[Stored items from a collection]

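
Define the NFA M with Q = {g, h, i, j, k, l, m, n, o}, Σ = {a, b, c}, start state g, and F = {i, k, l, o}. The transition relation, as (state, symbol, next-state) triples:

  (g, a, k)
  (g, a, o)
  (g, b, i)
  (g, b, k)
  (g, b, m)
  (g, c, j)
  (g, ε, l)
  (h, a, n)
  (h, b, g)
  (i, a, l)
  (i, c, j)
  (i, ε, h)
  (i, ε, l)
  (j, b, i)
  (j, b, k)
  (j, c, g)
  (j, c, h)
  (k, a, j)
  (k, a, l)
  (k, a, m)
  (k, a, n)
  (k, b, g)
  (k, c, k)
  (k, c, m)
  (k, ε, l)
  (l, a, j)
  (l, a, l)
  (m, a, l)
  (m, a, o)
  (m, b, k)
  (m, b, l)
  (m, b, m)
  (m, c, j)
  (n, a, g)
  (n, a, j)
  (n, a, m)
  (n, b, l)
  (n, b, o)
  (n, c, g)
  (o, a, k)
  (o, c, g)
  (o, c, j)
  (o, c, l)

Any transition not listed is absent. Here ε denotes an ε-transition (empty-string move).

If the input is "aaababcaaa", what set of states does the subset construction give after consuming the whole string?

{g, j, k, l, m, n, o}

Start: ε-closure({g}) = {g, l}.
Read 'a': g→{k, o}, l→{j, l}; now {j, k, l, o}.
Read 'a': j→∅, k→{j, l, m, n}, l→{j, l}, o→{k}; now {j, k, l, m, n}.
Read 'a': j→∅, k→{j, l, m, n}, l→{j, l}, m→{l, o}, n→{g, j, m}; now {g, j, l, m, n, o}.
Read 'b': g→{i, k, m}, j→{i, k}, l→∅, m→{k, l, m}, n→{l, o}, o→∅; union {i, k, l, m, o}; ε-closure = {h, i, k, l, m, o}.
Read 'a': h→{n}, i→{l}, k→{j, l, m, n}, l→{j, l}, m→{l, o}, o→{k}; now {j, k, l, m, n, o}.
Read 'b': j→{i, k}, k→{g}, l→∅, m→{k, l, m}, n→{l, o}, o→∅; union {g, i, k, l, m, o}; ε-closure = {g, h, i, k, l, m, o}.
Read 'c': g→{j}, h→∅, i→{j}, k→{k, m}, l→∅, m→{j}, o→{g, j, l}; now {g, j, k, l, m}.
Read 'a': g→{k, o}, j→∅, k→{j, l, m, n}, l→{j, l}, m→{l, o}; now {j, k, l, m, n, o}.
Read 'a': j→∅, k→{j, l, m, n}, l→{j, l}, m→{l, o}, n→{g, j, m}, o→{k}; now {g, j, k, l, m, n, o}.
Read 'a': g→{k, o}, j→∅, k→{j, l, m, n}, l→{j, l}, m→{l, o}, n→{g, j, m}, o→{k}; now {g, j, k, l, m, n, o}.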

_Exercise_
Down to the last line, return the data above exactly.

_Response for this exercise_
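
Define the NFA M with Q = {g, h, i, j, k, l, m, n, o}, Σ = {a, b, c}, start state g, and F = {i, k, l, o}. The transition relation, as (state, symbol, next-state) triples:

  (g, a, k)
  (g, a, o)
  (g, b, i)
  (g, b, k)
  (g, b, m)
  (g, c, j)
  (g, ε, l)
  (h, a, n)
  (h, b, g)
  (i, a, l)
  (i, c, j)
  (i, ε, h)
  (i, ε, l)
  (j, b, i)
  (j, b, k)
  (j, c, g)
  (j, c, h)
  (k, a, j)
  (k, a, l)
  (k, a, m)
  (k, a, n)
  (k, b, g)
  (k, c, k)
  (k, c, m)
  (k, ε, l)
  (l, a, j)
  (l, a, l)
  (m, a, l)
  (m, a, o)
  (m, b, k)
  (m, b, l)
  (m, b, m)
  (m, c, j)
  (n, a, g)
  (n, a, j)
  (n, a, m)
  (n, b, l)
  (n, b, o)
  (n, c, g)
  (o, a, k)
  (o, c, g)
  (o, c, j)
  (o, c, l)

Any transition not listed is absent. Here ε denotes an ε-transition (empty-string move).

If the input is "aaababcaaa", what set of states does the subset construction give after consuming the whole string?

{g, j, k, l, m, n, o}

Start: ε-closure({g}) = {g, l}.
Read 'a': g→{k, o}, l→{j, l}; now {j, k, l, o}.
Read 'a': j→∅, k→{j, l, m, n}, l→{j, l}, o→{k}; now {j, k, l, m, n}.
Read 'a': j→∅, k→{j, l, m, n}, l→{j, l}, m→{l, o}, n→{g, j, m}; now {g, j, l, m, n, o}.
Read 'b': g→{i, k, m}, j→{i, k}, l→∅, m→{k, l, m}, n→{l, o}, o→∅; union {i, k, l, m, o}; ε-closure = {h, i, k, l, m, o}.
Read 'a': h→{n}, i→{l}, k→{j, l, m, n}, l→{j, l}, m→{l, o}, o→{k}; now {j, k, l, m, n, o}.
Read 'b': j→{i, k}, k→{g}, l→∅, m→{k, l, m}, n→{l, o}, o→∅; union {g, i, k, l, m, o}; ε-closure = {g, h, i, k, l, m, o}.
Read 'c': g→{j}, h→∅, i→{j}, k→{k, m}, l→∅, m→{j}, o→{g, j, l}; now {g, j, k, l, m}.
Read 'a': g→{k, o}, j→∅, k→{j, l, m, n}, l→{j, l}, m→{l, o}; now {j, k, l, m, n, o}.
Read 'a': j→∅, k→{j, l, m, n}, l→{j, l}, m→{l, o}, n→{g, j, m}, o→{k}; now {g, j, k, l, m, n, o}.
Read 'a': g→{k, o}, j→∅, k→{j, l, m, n}, l→{j, l}, m→{l, o}, n→{g, j, m}, o→{k}; now {g, j, k, l, m, n, o}.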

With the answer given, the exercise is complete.